Below are the records; give again exactly the line with "a0 at (3,2) state=P", the line with "You are given a 6×5", and each line that lies between them, and nothing besides.
--------
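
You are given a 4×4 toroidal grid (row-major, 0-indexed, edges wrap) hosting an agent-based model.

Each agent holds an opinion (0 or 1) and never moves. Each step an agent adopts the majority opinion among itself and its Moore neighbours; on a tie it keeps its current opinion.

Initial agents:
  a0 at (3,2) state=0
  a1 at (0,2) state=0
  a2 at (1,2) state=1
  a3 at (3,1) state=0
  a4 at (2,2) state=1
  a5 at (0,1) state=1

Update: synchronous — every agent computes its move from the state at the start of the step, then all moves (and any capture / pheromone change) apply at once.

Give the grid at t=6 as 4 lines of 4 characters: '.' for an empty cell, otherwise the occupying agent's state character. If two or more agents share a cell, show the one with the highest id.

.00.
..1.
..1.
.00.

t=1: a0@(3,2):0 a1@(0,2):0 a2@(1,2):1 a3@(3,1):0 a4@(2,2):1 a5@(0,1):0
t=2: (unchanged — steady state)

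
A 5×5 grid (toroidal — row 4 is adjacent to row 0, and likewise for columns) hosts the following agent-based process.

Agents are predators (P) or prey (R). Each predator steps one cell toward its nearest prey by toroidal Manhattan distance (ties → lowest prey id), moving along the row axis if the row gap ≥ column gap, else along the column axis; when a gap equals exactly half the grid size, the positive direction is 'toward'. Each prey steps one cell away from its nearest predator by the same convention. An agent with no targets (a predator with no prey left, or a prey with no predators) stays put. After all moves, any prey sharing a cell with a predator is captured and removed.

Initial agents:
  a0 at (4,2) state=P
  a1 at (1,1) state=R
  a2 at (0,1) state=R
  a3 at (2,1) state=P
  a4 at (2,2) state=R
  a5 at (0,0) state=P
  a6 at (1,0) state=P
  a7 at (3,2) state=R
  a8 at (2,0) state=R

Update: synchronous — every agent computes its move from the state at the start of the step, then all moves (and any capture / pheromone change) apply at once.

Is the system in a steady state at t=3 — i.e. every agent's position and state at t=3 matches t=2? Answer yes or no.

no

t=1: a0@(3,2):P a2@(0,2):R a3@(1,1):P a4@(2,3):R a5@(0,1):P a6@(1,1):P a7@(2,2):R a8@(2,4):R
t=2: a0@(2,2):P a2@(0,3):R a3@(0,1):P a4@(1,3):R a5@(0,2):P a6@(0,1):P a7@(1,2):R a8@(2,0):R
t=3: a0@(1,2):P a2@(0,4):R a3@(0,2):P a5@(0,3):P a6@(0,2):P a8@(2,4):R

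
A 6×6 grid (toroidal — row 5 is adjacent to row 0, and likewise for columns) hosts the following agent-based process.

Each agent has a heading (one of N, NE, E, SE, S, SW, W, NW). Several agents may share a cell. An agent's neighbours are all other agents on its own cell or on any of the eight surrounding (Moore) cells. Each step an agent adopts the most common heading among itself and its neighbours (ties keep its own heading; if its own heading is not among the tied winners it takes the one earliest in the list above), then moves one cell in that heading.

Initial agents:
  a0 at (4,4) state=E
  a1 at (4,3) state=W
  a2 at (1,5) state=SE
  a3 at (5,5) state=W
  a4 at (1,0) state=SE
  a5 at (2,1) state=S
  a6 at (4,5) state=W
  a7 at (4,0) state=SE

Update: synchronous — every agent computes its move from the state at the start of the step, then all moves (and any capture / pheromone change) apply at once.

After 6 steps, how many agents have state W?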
--------
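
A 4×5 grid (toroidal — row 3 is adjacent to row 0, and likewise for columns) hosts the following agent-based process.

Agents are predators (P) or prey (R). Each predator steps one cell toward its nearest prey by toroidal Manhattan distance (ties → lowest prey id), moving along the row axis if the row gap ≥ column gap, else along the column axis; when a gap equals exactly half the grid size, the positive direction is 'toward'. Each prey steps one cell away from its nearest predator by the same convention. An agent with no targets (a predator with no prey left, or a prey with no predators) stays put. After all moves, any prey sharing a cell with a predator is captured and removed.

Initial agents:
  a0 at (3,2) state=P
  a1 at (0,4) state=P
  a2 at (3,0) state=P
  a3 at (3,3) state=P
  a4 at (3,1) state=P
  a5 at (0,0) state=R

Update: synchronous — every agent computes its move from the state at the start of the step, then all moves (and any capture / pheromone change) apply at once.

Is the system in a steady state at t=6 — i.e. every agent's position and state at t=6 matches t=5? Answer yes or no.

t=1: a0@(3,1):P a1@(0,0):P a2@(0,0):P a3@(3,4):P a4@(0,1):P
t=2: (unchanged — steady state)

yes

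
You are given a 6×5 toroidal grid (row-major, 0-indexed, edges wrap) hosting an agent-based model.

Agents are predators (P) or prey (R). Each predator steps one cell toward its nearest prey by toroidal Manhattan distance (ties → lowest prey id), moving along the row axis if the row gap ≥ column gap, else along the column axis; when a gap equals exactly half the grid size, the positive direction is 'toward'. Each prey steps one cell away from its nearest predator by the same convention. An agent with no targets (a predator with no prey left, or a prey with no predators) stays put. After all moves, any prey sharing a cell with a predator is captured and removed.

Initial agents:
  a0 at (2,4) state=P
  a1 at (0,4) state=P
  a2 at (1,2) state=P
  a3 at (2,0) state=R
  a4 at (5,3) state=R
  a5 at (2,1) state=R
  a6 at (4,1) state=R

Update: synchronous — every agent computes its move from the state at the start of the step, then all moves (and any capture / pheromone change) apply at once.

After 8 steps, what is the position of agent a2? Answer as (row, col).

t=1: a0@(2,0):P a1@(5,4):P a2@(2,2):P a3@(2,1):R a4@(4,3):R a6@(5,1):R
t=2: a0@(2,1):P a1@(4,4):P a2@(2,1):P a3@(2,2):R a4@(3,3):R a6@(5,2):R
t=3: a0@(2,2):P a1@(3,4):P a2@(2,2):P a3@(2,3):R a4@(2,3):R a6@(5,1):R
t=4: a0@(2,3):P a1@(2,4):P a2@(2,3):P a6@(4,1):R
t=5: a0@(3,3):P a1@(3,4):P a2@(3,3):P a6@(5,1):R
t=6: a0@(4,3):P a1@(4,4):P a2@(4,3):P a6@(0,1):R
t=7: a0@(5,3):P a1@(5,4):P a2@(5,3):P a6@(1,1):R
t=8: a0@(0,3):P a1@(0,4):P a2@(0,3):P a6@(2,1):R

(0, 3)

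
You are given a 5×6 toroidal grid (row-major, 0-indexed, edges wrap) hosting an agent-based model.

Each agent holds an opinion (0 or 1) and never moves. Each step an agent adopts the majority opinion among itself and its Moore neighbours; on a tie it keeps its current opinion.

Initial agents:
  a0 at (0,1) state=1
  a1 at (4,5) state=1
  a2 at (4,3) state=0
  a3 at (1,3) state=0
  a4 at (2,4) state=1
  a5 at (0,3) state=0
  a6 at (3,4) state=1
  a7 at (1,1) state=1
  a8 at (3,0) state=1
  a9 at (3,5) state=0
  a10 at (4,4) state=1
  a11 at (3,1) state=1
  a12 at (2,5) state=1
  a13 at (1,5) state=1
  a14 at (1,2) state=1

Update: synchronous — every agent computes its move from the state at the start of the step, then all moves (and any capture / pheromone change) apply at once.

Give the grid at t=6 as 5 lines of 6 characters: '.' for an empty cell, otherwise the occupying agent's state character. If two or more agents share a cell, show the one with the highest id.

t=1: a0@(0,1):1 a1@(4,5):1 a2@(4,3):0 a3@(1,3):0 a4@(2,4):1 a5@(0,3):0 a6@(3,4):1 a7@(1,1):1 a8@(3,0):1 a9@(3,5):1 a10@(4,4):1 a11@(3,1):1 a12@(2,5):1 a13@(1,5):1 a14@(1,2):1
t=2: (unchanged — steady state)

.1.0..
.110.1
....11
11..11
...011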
--------
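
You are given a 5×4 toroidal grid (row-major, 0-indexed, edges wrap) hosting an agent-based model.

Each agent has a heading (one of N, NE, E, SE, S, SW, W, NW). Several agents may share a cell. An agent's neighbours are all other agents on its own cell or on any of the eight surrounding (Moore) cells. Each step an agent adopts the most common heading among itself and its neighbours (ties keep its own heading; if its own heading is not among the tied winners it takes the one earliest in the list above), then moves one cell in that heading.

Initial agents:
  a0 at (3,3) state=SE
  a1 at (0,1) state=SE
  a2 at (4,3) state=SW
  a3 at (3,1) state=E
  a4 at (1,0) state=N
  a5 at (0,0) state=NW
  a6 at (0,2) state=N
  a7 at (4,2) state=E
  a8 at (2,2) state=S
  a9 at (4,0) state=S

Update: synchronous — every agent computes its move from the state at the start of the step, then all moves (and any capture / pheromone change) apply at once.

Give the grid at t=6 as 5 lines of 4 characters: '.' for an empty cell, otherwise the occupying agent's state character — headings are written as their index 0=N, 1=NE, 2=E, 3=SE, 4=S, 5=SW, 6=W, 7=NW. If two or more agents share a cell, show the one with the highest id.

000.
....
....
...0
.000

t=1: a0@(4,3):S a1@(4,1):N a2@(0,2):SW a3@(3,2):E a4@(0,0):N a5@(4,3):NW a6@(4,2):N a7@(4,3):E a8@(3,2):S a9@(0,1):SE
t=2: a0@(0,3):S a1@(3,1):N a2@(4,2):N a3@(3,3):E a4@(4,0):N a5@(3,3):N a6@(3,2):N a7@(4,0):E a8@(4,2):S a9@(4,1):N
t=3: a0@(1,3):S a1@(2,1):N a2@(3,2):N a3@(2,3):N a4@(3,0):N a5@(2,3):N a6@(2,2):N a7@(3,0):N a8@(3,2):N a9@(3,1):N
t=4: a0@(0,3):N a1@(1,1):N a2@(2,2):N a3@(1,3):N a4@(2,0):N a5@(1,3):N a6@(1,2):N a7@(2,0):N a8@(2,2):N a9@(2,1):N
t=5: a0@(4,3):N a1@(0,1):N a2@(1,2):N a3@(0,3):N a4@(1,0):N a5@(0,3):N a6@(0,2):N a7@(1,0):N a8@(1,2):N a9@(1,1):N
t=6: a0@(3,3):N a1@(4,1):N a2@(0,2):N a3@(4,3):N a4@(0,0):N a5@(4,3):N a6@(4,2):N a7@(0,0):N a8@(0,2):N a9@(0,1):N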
--------
Result below |
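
  a0 at (3,2) state=P
  a1 at (0,4) state=P
  a2 at (3,0) state=P
  a3 at (3,3) state=P
  a4 at (3,1) state=P
  a5 at (0,0) state=R

Update: synchronous — every agent computes its move from the state at the start of the step, then all moves (and any capture / pheromone change) apply at once.

Is the system in a steady state at t=6 — i.e. every agent's position and state at t=6 matches t=5? Answer yes or no.

t=1: a0@(3,1):P a1@(0,0):P a2@(0,0):P a3@(3,4):P a4@(0,1):P
t=2: (unchanged — steady state)

yes

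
You are given a 6×5 toroidal grid (row-major, 0-indexed, edges wrap) hosting an agent-based model.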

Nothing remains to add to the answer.